__EXERCISE AIM__: Each record must reappear in the answer exactly as it is written.

__INFORMATION SUPPLIED__:
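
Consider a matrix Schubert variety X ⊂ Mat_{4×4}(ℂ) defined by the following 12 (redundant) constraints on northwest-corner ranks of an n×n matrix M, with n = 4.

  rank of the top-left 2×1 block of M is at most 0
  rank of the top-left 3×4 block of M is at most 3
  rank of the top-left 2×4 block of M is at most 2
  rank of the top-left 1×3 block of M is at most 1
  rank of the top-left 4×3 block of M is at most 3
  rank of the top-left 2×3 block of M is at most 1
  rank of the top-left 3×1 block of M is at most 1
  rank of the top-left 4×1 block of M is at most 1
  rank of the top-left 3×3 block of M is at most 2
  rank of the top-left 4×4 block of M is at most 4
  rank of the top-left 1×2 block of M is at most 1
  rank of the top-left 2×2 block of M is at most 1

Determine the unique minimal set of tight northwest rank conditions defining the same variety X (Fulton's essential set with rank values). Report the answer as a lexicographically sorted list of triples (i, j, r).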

__ANSWER SECTION__:
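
Consider a matrix Schubert variety X ⊂ Mat_{4×4}(ℂ) defined by the following 12 (redundant) constraints on northwest-corner ranks of an n×n matrix M, with n = 4.

  rank of the top-left 2×1 block of M is at most 0
  rank of the top-left 3×4 block of M is at most 3
  rank of the top-left 2×4 block of M is at most 2
  rank of the top-left 1×3 block of M is at most 1
  rank of the top-left 4×3 block of M is at most 3
  rank of the top-left 2×3 block of M is at most 1
  rank of the top-left 3×1 block of M is at most 1
  rank of the top-left 4×1 block of M is at most 1
  rank of the top-left 3×3 block of M is at most 2
  rank of the top-left 4×4 block of M is at most 4
  rank of the top-left 1×2 block of M is at most 1
  rank of the top-left 2×2 block of M is at most 1

Determine the unique minimal set of tight northwest rank conditions defining the same variety X (Fulton's essential set with rank values). Report the answer as a lexicographically sorted list of triples (i, j, r).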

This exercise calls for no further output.